_About this exercise_. Would you copy out only the lines from the one with "Give the north-east" to the end of the records, exactly as they stand?
--------------------------------------------------
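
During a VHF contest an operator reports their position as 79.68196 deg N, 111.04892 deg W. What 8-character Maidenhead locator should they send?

DQ49lq43

Shift to the Maidenhead origin (180°W, 90°S): lon 68.95108, lat 169.68196.
Field: 68.95108/20 → 3 → D, 169.68196/10 → 16 → Q; chars DQ.
Square: 8.95108/2 → 4, 9.68196/1 → 9; chars 49.
Subsquare: 0.95108/0.0833333 → 11 → l, 0.68196/0.0416667 → 16 → q; chars lq.
Extended square: 0.03441/0.00833333 → 4, 0.01529/0.00416667 → 3; chars 43.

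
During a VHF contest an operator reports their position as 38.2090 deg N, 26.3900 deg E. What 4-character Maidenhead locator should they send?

Offset from 180°W / 90°S: lon 206.39°, lat 128.21°.
Field: lon ⌊206.39/20⌋ = 10 → K; lat ⌊128.21/10⌋ = 12 → M.
Square: lon ⌊6.39/2⌋ = 3; lat ⌊8.21/1⌋ = 8.

KM38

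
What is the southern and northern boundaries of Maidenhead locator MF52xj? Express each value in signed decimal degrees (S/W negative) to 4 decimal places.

Field M=12, F=5: +12·20° lon, +5·10° lat → SW at lon 60°, lat -40°.
Square 5, 2: +5·2° lon, +2·1° lat → SW at lon 70°, lat -38°.
Subsquare x=23, j=9: +23·0.0833333° lon, +9·0.0416667° lat → SW at lon 71.9167°, lat -37.625°.
Cell spans 0.0833333° lon × 0.0416667° lat.
south -37.6250, north -37.5833.

-37.6250, -37.5833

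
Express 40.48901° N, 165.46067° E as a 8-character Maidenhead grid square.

RN20rl57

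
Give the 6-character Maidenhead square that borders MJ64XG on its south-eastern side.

Longitude subsquare x = 23; +1 → 24, wraps to 0 = a, carry into square.
Longitude square 6; +1 → 7.
Latitude subsquare g = 6; −1 → 5 = f.

MJ74af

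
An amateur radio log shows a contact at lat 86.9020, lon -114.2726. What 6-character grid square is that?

DR26uv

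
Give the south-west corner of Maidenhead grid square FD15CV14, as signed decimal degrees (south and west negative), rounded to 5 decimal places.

-54.10833, -77.82500

Field F=5, D=3: +5·20° lon, +3·10° lat → SW at lon -80°, lat -60°.
Square 1, 5: +1·2° lon, +5·1° lat → SW at lon -78°, lat -55°.
Subsquare c=2, v=21: +2·0.0833333° lon, +21·0.0416667° lat → SW at lon -77.8333°, lat -54.125°.
Extended square 1, 4: +1·0.00833333° lon, +4·0.00416667° lat → SW at lon -77.825°, lat -54.1083°.
latitude -54.10833, longitude -77.82500.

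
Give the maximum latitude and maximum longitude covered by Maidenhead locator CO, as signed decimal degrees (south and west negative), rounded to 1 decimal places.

60.0, -120.0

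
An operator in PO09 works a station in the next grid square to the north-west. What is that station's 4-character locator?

Longitude square 0; −1 → -1, wraps to 9, carry into field.
Longitude field P = 15; −1 → 14 = O.
Latitude square 9; +1 → 10, wraps to 0, carry into field.
Latitude field O = 14; +1 → 15 = P.

OP90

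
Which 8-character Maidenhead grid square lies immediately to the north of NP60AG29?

NP60ah20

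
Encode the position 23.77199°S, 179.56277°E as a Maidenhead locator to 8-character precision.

Offset from 180°W / 90°S: lon 359.56277°, lat 66.22801°.
Field: lon ⌊359.56277/20⌋ = 17 → R; lat ⌊66.22801/10⌋ = 6 → G.
Square: lon ⌊19.56277/2⌋ = 9; lat ⌊6.22801/1⌋ = 6.
Subsquare: lon ⌊1.56277/0.0833333⌋ = 18 → s; lat ⌊0.22801/0.0416667⌋ = 5 → f.
Extended square: lon ⌊0.06277/0.00833333⌋ = 7; lat ⌊0.01968/0.00416667⌋ = 4.

RG96sf74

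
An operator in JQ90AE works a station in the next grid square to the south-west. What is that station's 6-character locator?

JQ80xd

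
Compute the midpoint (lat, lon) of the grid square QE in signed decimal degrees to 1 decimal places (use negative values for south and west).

Field Q=16, E=4: +16·20° lon, +4·10° lat → SW at lon 140°, lat -50°.
Cell spans 20° lon × 10° lat. Centre is SW corner plus half of each.
latitude -45.0, longitude 150.0.

-45.0, 150.0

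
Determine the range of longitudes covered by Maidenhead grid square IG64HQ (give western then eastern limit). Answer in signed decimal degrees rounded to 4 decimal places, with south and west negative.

Field I=8, G=6: +8·20° lon, +6·10° lat → SW at lon -20°, lat -30°.
Square 6, 4: +6·2° lon, +4·1° lat → SW at lon -8°, lat -26°.
Subsquare h=7, q=16: +7·0.0833333° lon, +16·0.0416667° lat → SW at lon -7.41667°, lat -25.3333°.
Cell spans 0.0833333° lon × 0.0416667° lat.
west -7.4167, east -7.3333.

-7.4167, -7.3333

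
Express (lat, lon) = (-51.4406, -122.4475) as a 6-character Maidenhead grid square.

Offset from 180°W / 90°S: lon 57.5525°, lat 38.5594°.
Field: lon ⌊57.5525/20⌋ = 2 → C; lat ⌊38.5594/10⌋ = 3 → D.
Square: lon ⌊17.5525/2⌋ = 8; lat ⌊8.5594/1⌋ = 8.
Subsquare: lon ⌊1.5525/0.0833333⌋ = 18 → s; lat ⌊0.5594/0.0416667⌋ = 13 → n.

CD88sn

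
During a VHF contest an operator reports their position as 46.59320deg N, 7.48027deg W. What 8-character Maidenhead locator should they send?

IN66go22

Offset from 180°W / 90°S: lon 172.51973°, lat 136.59320°.
Field: lon ⌊172.51973/20⌋ = 8 → I; lat ⌊136.59320/10⌋ = 13 → N.
Square: lon ⌊12.51973/2⌋ = 6; lat ⌊6.59320/1⌋ = 6.
Subsquare: lon ⌊0.51973/0.0833333⌋ = 6 → g; lat ⌊0.59320/0.0416667⌋ = 14 → o.
Extended square: lon ⌊0.01973/0.00833333⌋ = 2; lat ⌊0.00987/0.00416667⌋ = 2.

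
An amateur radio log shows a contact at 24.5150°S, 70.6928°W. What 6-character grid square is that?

Add 180° to longitude and 90° to latitude: 109.3072, 65.4850.
Field: lon ⌊109.3072/20⌋ = 5 → F; lat ⌊65.4850/10⌋ = 6 → G.
Square: lon ⌊9.3072/2⌋ = 4; lat ⌊5.4850/1⌋ = 5.
Subsquare: lon ⌊1.3072/0.0833333⌋ = 15 → p; lat ⌊0.4850/0.0416667⌋ = 11 → l.

FG45pl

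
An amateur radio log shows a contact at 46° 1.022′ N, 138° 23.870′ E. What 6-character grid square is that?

Offset from 180°W / 90°S: lon 318.3978°, lat 136.0170°.
Field (20°×10°, letters A–R): 318.3978/20 → 15 → P, 136.0170/10 → 13 → N; chars PN.
Square (2°×1°, digits 0–9): 18.3978/2 → 9, 6.0170/1 → 6; chars 96.
Subsquare (5′×2.5′, letters a–x): 0.3978/0.0833333 → 4 → e, 0.0170/0.0416667 → 0 → a; chars ea.

PN96ea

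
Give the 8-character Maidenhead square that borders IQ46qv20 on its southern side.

IQ46qu29

Latitude extended square 0; −1 → -1, wraps to 9, carry into subsquare.
Latitude subsquare v = 21; −1 → 20 = u.
The longitude characters are unchanged.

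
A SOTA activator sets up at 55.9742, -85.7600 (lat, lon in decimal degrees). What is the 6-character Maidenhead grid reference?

EO75cx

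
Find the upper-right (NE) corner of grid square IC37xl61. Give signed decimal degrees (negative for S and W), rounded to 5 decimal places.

-62.53333, -12.02500

Field I=8, C=2: +8·20° lon, +2·10° lat → SW at lon -20°, lat -70°.
Square 3, 7: +3·2° lon, +7·1° lat → SW at lon -14°, lat -63°.
Subsquare x=23, l=11: +23·0.0833333° lon, +11·0.0416667° lat → SW at lon -12.0833°, lat -62.5417°.
Extended square 6, 1: +6·0.00833333° lon, +1·0.00416667° lat → SW at lon -12.0333°, lat -62.5375°.
Cell spans 0.00833333° lon × 0.00416667° lat. NE corner is SW corner plus one full cell.
latitude -62.53333, longitude -12.02500.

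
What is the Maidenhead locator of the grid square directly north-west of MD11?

MD02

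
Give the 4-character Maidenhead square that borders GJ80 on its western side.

Longitude square 8; −1 → 7.
The latitude characters are unchanged.

GJ70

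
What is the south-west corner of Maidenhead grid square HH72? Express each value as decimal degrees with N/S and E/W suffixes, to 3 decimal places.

Field H=7, H=7: +7·20° lon, +7·10° lat → SW at lon -40°, lat -20°.
Square 7, 2: +7·2° lon, +2·1° lat → SW at lon -26°, lat -18°.
latitude 18.000° S, longitude 26.000° W.

18.000° S, 26.000° W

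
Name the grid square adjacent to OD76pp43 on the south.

OD76pp42

Latitude extended square 3; −1 → 2.
The longitude characters are unchanged.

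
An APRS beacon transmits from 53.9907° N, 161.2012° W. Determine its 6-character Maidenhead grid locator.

Shift to the Maidenhead origin (180°W, 90°S): lon 18.7988, lat 143.9907.
Field: 18.7988/20 → 0 → A, 143.9907/10 → 14 → O; chars AO.
Square: 18.7988/2 → 9, 3.9907/1 → 3; chars 93.
Subsquare: 0.7988/0.0833333 → 9 → j, 0.9907/0.0416667 → 23 → x; chars jx.

AO93jx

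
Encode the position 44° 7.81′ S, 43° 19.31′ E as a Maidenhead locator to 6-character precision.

LE15pu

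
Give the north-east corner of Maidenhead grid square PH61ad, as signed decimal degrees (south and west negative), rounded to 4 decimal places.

-18.8333, 132.0833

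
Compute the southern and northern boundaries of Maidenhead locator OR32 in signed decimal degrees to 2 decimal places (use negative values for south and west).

Field O=14, R=17: +14·20° lon, +17·10° lat → SW at lon 100°, lat 80°.
Square 3, 2: +3·2° lon, +2·1° lat → SW at lon 106°, lat 82°.
Cell spans 2° lon × 1° lat.
south 82.00, north 83.00.

82.00, 83.00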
--------------------------------------------------
_Response area_.
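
Give the north-east corner of Maidenhead grid square PH61ad, as signed decimal degrees (south and west negative), rounded to 4 decimal places.

-18.8333, 132.0833

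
Compute the southern and northern boundaries of Maidenhead locator OR32 in signed decimal degrees to 2 decimal places (use negative values for south and west).

Field O=14, R=17: +14·20° lon, +17·10° lat → SW at lon 100°, lat 80°.
Square 3, 2: +3·2° lon, +2·1° lat → SW at lon 106°, lat 82°.
Cell spans 2° lon × 1° lat.
south 82.00, north 83.00.

82.00, 83.00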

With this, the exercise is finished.